(Stored data)
=== Begin Enclosure ===

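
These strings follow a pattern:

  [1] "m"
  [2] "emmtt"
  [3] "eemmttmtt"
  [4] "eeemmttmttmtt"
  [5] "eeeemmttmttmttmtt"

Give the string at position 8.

eeeeeeemmttmttmttmttmttmttmtt

s(k+1) = e·s(k)·mtt, so each term gains e as a prefix and mtt as a suffix.
From eeeemmttmttmttmtt, 3 further steps: eeeemmttmttmttmtt → eeeeemmttmttmttmttmtt → eeeeeemmttmttmttmttmttmtt → (answer).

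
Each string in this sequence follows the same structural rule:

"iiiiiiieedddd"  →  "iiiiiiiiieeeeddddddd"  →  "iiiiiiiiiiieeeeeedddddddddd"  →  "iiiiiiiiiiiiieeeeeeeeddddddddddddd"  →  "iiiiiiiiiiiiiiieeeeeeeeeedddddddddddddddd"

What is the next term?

iiiiiiiiiiiiiiiiieeeeeeeeeeeeddddddddddddddddddd

Each string has the form i^{2n+3} e^{2n-2} d^{3n-2}, where the shown terms are n = 2, 3, 4, 5, 6.
At n = 7 the blocks have lengths 17, 12, 19.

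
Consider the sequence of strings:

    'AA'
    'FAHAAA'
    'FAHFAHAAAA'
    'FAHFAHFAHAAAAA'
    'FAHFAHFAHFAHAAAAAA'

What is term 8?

FAHFAHFAHFAHFAHFAHFAHAAAAAAAAA

s(k+1) = FAH·s(k)·A, so each term gains FAH as a prefix and A as a suffix.
From FAHFAHFAHFAHAAAAAA, 3 further steps: FAHFAHFAHFAHAAAAAA → FAHFAHFAHFAHFAHAAAAAAA → FAHFAHFAHFAHFAHFAHAAAAAAAA → (answer).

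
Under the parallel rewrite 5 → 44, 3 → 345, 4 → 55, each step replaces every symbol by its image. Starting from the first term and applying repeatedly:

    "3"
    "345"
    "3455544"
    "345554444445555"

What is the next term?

3455544444455555555555544444444

Replace each of the 15 characters of 345554444445555 in place — 345 55 44 44 44 55 55 55 55 55 55 44 44 44 44 — and concatenate.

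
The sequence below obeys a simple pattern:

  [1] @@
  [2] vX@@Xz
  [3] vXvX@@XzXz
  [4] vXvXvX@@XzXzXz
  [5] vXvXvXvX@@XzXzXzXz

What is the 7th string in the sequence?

Each term wraps the previous one in vX on the left and Xz on the right.
From vXvXvXvX@@XzXzXzXz, 2 further steps: vXvXvXvX@@XzXzXzXz → vXvXvXvXvX@@XzXzXzXzXz → (answer).

vXvXvXvXvXvX@@XzXzXzXzXzXz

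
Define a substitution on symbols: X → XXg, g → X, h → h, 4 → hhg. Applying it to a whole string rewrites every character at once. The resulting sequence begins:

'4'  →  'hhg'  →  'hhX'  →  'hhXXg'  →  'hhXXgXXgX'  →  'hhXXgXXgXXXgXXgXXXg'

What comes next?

Rewriting the 19 symbols of hhXXgXXgXXXgXXgXXXg one by one yields h h XXg XXg X XXg XXg X XXg XXg XXg X XXg XXg X XXg XXg XXg X; concatenated:

hhXXgXXgXXXgXXgXXXgXXgXXgXXXgXXgXXXgXXgXXgX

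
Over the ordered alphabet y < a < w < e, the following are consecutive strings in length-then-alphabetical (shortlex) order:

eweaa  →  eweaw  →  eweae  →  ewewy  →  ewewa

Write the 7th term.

ewewe

Stepping forward 2 times from ewewa: ewewa → eweww, then the target.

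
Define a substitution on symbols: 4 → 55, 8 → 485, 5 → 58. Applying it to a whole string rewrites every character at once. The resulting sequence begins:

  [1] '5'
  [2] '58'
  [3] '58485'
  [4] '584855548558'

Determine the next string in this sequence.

Expanding 584855548558: 5→58, 8→485, 4→55, 8→485, 5→58, 5→58, 5→58, 4→55, 8→485, 5→58, 5→58, 8→485. Concatenated: 58 485 55 485 58 58 58 55 485 58 58 485.

5848555485585858554855858485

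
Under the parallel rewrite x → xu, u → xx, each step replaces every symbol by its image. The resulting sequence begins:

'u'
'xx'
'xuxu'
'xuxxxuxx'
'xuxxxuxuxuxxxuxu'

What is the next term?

xuxxxuxuxuxxxuxxxuxxxuxuxuxxxuxx

Replace each of the 16 characters of xuxxxuxuxuxxxuxu in place — xu xx xu xu xu xx xu xx xu xx xu xu xu xx xu xx — and concatenate.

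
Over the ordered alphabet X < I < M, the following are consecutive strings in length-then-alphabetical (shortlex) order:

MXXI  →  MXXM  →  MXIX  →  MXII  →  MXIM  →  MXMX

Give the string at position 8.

MXMM

Continuing the enumeration 2 steps past MXMX: MXMX → MXMI → (answer).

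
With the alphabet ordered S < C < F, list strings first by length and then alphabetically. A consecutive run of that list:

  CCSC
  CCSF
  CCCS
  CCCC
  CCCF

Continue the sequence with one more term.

Treat CCCF as a base-3 numeral over the given alphabet and add one, carrying through any trailing F's.

CCFS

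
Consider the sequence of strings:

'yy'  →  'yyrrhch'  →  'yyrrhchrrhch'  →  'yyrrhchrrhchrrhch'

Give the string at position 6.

yyrrhchrrhchrrhchrrhchrrhch

Each term is the previous one with rrhch appended.
From yyrrhchrrhchrrhch, 2 further steps: yyrrhchrrhchrrhch → yyrrhchrrhchrrhchrrhch → (answer).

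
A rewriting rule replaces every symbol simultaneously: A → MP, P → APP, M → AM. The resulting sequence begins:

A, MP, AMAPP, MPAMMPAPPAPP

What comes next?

Apply φ to MPAMMPAPPAPP symbol by symbol: M→AM, P→APP, A→MP, M→AM, M→AM, P→APP, A→MP, P→APP, P→APP, A→MP, P→APP, P→APP; joined: AM APP MP AM AM APP MP APP APP MP APP APP.

AMAPPMPAMAMAPPMPAPPAPPMPAPPAPP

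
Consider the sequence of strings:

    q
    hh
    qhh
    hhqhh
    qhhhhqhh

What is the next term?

hhqhhqhhhhqhh

From term 3 onward, concatenate the second-to-last term with the last: q·hh = qhh, hh·qhh = hhqhh, …
So term 6 is hhqhh·qhhhhqhh.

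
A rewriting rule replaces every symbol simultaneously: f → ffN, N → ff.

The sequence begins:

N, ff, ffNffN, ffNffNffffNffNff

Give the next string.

ffNffNffffNffNffffNffNffNffNffffNffNffffNffN

φ(ffNffNffffNffNff) expands symbol-by-symbol to ffN ffN ff ffN ffN ff ffN ffN ffN ffN ff ffN ffN ff ffN ffN; joining the 16 pieces gives the next term.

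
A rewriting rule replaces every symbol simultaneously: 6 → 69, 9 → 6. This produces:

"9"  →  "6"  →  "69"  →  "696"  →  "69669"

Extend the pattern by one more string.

69669696

Apply φ to 69669 symbol by symbol: 6→69, 9→6, 6→69, 6→69, 9→6; joined: 69 6 69 69 6.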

=== End Enclosure ===

◆ Exercise brief ◆
Nothing but an exact repetition of the entries is expected here.

◆ Expected answer ◆
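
These strings follow a pattern:

  [1] "m"
  [2] "emmtt"
  [3] "eemmttmtt"
  [4] "eeemmttmttmtt"
  [5] "eeeemmttmttmttmtt"

Give the string at position 8.

eeeeeeemmttmttmttmttmttmttmtt

s(k+1) = e·s(k)·mtt, so each term gains e as a prefix and mtt as a suffix.
From eeeemmttmttmttmtt, 3 further steps: eeeemmttmttmttmtt → eeeeemmttmttmttmttmtt → eeeeeemmttmttmttmttmttmtt → (answer).

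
Each string in this sequence follows the same structural rule:

"iiiiiiieedddd"  →  "iiiiiiiiieeeeddddddd"  →  "iiiiiiiiiiieeeeeedddddddddd"  →  "iiiiiiiiiiiiieeeeeeeeddddddddddddd"  →  "iiiiiiiiiiiiiiieeeeeeeeeedddddddddddddddd"

What is the next term?

iiiiiiiiiiiiiiiiieeeeeeeeeeeeddddddddddddddddddd

Each string has the form i^{2n+3} e^{2n-2} d^{3n-2}, where the shown terms are n = 2, 3, 4, 5, 6.
At n = 7 the blocks have lengths 17, 12, 19.

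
Consider the sequence of strings:

    'AA'
    'FAHAAA'
    'FAHFAHAAAA'
    'FAHFAHFAHAAAAA'
    'FAHFAHFAHFAHAAAAAA'

What is term 8?

FAHFAHFAHFAHFAHFAHFAHAAAAAAAAA

s(k+1) = FAH·s(k)·A, so each term gains FAH as a prefix and A as a suffix.
From FAHFAHFAHFAHAAAAAA, 3 further steps: FAHFAHFAHFAHAAAAAA → FAHFAHFAHFAHFAHAAAAAAA → FAHFAHFAHFAHFAHFAHAAAAAAAA → (answer).

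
Under the parallel rewrite 5 → 44, 3 → 345, 4 → 55, each step replaces every symbol by its image. Starting from the first term and applying repeatedly:

    "3"
    "345"
    "3455544"
    "345554444445555"

What is the next term?

3455544444455555555555544444444

Replace each of the 15 characters of 345554444445555 in place — 345 55 44 44 44 55 55 55 55 55 55 44 44 44 44 — and concatenate.

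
The sequence below obeys a simple pattern:

  [1] @@
  [2] vX@@Xz
  [3] vXvX@@XzXz
  [4] vXvXvX@@XzXzXz
  [5] vXvXvXvX@@XzXzXzXz

What is the 7th string in the sequence?

Each term wraps the previous one in vX on the left and Xz on the right.
From vXvXvXvX@@XzXzXzXz, 2 further steps: vXvXvXvX@@XzXzXzXz → vXvXvXvXvX@@XzXzXzXzXz → (answer).

vXvXvXvXvXvX@@XzXzXzXzXzXz

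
Define a substitution on symbols: X → XXg, g → X, h → h, 4 → hhg. Applying it to a whole string rewrites every character at once. The resulting sequence begins:

'4'  →  'hhg'  →  'hhX'  →  'hhXXg'  →  'hhXXgXXgX'  →  'hhXXgXXgXXXgXXgXXXg'

What comes next?

Rewriting the 19 symbols of hhXXgXXgXXXgXXgXXXg one by one yields h h XXg XXg X XXg XXg X XXg XXg XXg X XXg XXg X XXg XXg XXg X; concatenated:

hhXXgXXgXXXgXXgXXXgXXgXXgXXXgXXgXXXgXXgXXgX

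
Over the ordered alphabet y < a < w < e, the following are consecutive strings in length-then-alphabetical (shortlex) order:

eweaa  →  eweaw  →  eweae  →  ewewy  →  ewewa

Write the 7th term.

ewewe

Stepping forward 2 times from ewewa: ewewa → eweww, then the target.

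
Define a substitution on symbols: 4 → 55, 8 → 485, 5 → 58. Applying it to a whole string rewrites every character at once. The resulting sequence begins:

  [1] '5'
  [2] '58'
  [3] '58485'
  [4] '584855548558'

Determine the next string in this sequence.

Expanding 584855548558: 5→58, 8→485, 4→55, 8→485, 5→58, 5→58, 5→58, 4→55, 8→485, 5→58, 5→58, 8→485. Concatenated: 58 485 55 485 58 58 58 55 485 58 58 485.

5848555485585858554855858485

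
Under the parallel rewrite x → xu, u → xx, each step replaces every symbol by its image. The resulting sequence begins:

'u'
'xx'
'xuxu'
'xuxxxuxx'
'xuxxxuxuxuxxxuxu'

What is the next term?

xuxxxuxuxuxxxuxxxuxxxuxuxuxxxuxx

Replace each of the 16 characters of xuxxxuxuxuxxxuxu in place — xu xx xu xu xu xx xu xx xu xx xu xu xu xx xu xx — and concatenate.

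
Over the ordered alphabet X < I < M, the following are consecutive strings in length-then-alphabetical (shortlex) order:

MXXI  →  MXXM  →  MXIX  →  MXII  →  MXIM  →  MXMX

Give the string at position 8.

MXMM

Continuing the enumeration 2 steps past MXMX: MXMX → MXMI → (answer).

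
With the alphabet ordered S < C < F, list strings first by length and then alphabetically. A consecutive run of that list:

  CCSC
  CCSF
  CCCS
  CCCC
  CCCF

Continue the sequence with one more term.

Treat CCCF as a base-3 numeral over the given alphabet and add one, carrying through any trailing F's.

CCFS

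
Consider the sequence of strings:

'yy'  →  'yyrrhch'  →  'yyrrhchrrhch'  →  'yyrrhchrrhchrrhch'

Give the string at position 6.

yyrrhchrrhchrrhchrrhchrrhch

Each term is the previous one with rrhch appended.
From yyrrhchrrhchrrhch, 2 further steps: yyrrhchrrhchrrhch → yyrrhchrrhchrrhchrrhch → (answer).

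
A rewriting rule replaces every symbol simultaneously: A → MP, P → APP, M → AM. The resulting sequence begins:

A, MP, AMAPP, MPAMMPAPPAPP

What comes next?

Apply φ to MPAMMPAPPAPP symbol by symbol: M→AM, P→APP, A→MP, M→AM, M→AM, P→APP, A→MP, P→APP, P→APP, A→MP, P→APP, P→APP; joined: AM APP MP AM AM APP MP APP APP MP APP APP.

AMAPPMPAMAMAPPMPAPPAPPMPAPPAPP

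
Consider the sequence of strings:

    q
    hh
    qhh
    hhqhh
    qhhhhqhh

What is the next term?

hhqhhqhhhhqhh

From term 3 onward, concatenate the second-to-last term with the last: q·hh = qhh, hh·qhh = hhqhh, …
So term 6 is hhqhh·qhhhhqhh.

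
A rewriting rule replaces every symbol simultaneously: f → ffN, N → ff.

The sequence begins:

N, ff, ffNffN, ffNffNffffNffNff

Give the next string.

ffNffNffffNffNffffNffNffNffNffffNffNffffNffN

φ(ffNffNffffNffNff) expands symbol-by-symbol to ffN ffN ff ffN ffN ff ffN ffN ffN ffN ff ffN ffN ff ffN ffN; joining the 16 pieces gives the next term.

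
A rewriting rule replaces every symbol simultaneously: 6 → 69, 9 → 6. This produces:

"9"  →  "6"  →  "69"  →  "696"  →  "69669"

Extend the pattern by one more string.

69669696

Apply φ to 69669 symbol by symbol: 6→69, 9→6, 6→69, 6→69, 9→6; joined: 69 6 69 69 6.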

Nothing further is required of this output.